• TASK OBJECTIVE: Output the entire listing without altering anything.
======== MATERIAL SUPPLIED
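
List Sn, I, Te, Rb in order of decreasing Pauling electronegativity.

Rb is in period 5, group 1; Sn is in period 5, group 14; Te is in period 5, group 16; I is in period 5, group 17.
Electronegativity increases across a period and decreases down a group, tracking effective nuclear charge and atomic size.
All lie in period 5, so electronegativity increases left to right.
So from highest to lowest: I > Te > Sn > Rb.

I > Te > Sn > Rb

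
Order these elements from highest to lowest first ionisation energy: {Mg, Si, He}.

He is in period 1, group 18; Mg is in period 3, group 2; Si is in period 3, group 14.
IE₁ increases left→right with effective nuclear charge and decreases top→bottom as the valence shell moves farther out.
Neither a single period nor a single group — weigh both effects.
Si > Mg: Si lies to the right of Mg in period 3, so the across-period effect alone puts Si higher.
He > Si: relative to Si, both the across-period and down-group shifts push He's first ionization energy up.
Approximate values (kJ/mol): He 2372, Mg 738, Si 786.
So from highest to lowest: He > Si > Mg.

He > Si > Mg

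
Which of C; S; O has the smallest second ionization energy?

S

After 1 electron has been removed, what remains? C⁺ still has 3 valence electrons; S⁺ still has 5 valence electrons; O⁺ still has 5 valence electrons.
All are still removing valence electrons, so compare the +1 ions as you would atoms: IE_2 generally rises across a period (higher Z_eff) and falls down a group (larger shell), subject to the usual subshell exceptions.
Valence configurations: C⁺ [He]2s²2p¹, S⁺ [Ne]3s²3p³, O⁺ [He]2s²2p³.
Tabulated IE_2 (kJ/mol): C 2353, S 2252, O 3388.
So the second ionization energies run S < C < O.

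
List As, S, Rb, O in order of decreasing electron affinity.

O is in period 2, group 16; S is in period 3, group 16; As is in period 4, group 15; Rb is in period 5, group 1.
Atoms with high Z_eff and room in the valence shell (especially the halogens) have the most exothermic electron affinities.
Here both period and group differ, so the two effects have to be weighed against each other.
As > Rb: both effects reinforce here, so As is clearly the higher of the two.
O > As: relative to As, both the across-period and down-group shifts push O's electron affinity up.
S > O: this pair runs against the simple trend — see the exception note.
Note the exception: S has a higher electron affinity than O, contrary to the simple trend — the compact 2p subshell of O repels the added electron more than S's larger 3p does.
Tabulated electron affinity (kJ/mol): O 141, S 200, As 78, Rb 47.
So from highest to lowest: S > O > As > Rb.

S, O, As, Rb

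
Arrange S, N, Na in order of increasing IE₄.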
================
• RESULT OF THIS TASK:
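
List Sn, I, Te, Rb in order of decreasing Pauling electronegativity.

Rb is in period 5, group 1; Sn is in period 5, group 14; Te is in period 5, group 16; I is in period 5, group 17.
Electronegativity increases across a period and decreases down a group, tracking effective nuclear charge and atomic size.
All lie in period 5, so electronegativity increases left to right.
So from highest to lowest: I > Te > Sn > Rb.

I > Te > Sn > Rb

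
Order these elements from highest to lowest first ionisation energy: {Mg, Si, He}.

He is in period 1, group 18; Mg is in period 3, group 2; Si is in period 3, group 14.
IE₁ increases left→right with effective nuclear charge and decreases top→bottom as the valence shell moves farther out.
Neither a single period nor a single group — weigh both effects.
Si > Mg: Si lies to the right of Mg in period 3, so the across-period effect alone puts Si higher.
He > Si: relative to Si, both the across-period and down-group shifts push He's first ionization energy up.
Approximate values (kJ/mol): He 2372, Mg 738, Si 786.
So from highest to lowest: He > Si > Mg.

He > Si > Mg

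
Which of C; S; O has the smallest second ionization energy?

S

After 1 electron has been removed, what remains? C⁺ still has 3 valence electrons; S⁺ still has 5 valence electrons; O⁺ still has 5 valence electrons.
All are still removing valence electrons, so compare the +1 ions as you would atoms: IE_2 generally rises across a period (higher Z_eff) and falls down a group (larger shell), subject to the usual subshell exceptions.
Valence configurations: C⁺ [He]2s²2p¹, S⁺ [Ne]3s²3p³, O⁺ [He]2s²2p³.
Tabulated IE_2 (kJ/mol): C 2353, S 2252, O 3388.
So the second ionization energies run S < C < O.

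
List As, S, Rb, O in order of decreasing electron affinity.

O is in period 2, group 16; S is in period 3, group 16; As is in period 4, group 15; Rb is in period 5, group 1.
Atoms with high Z_eff and room in the valence shell (especially the halogens) have the most exothermic electron affinities.
Here both period and group differ, so the two effects have to be weighed against each other.
As > Rb: both effects reinforce here, so As is clearly the higher of the two.
O > As: relative to As, both the across-period and down-group shifts push O's electron affinity up.
S > O: this pair runs against the simple trend — see the exception note.
Note the exception: S has a higher electron affinity than O, contrary to the simple trend — the compact 2p subshell of O repels the added electron more than S's larger 3p does.
Tabulated electron affinity (kJ/mol): O 141, S 200, As 78, Rb 47.
So from highest to lowest: S > O > As > Rb.

S, O, As, Rb

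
Arrange S, N, Na in order of increasing IE₄.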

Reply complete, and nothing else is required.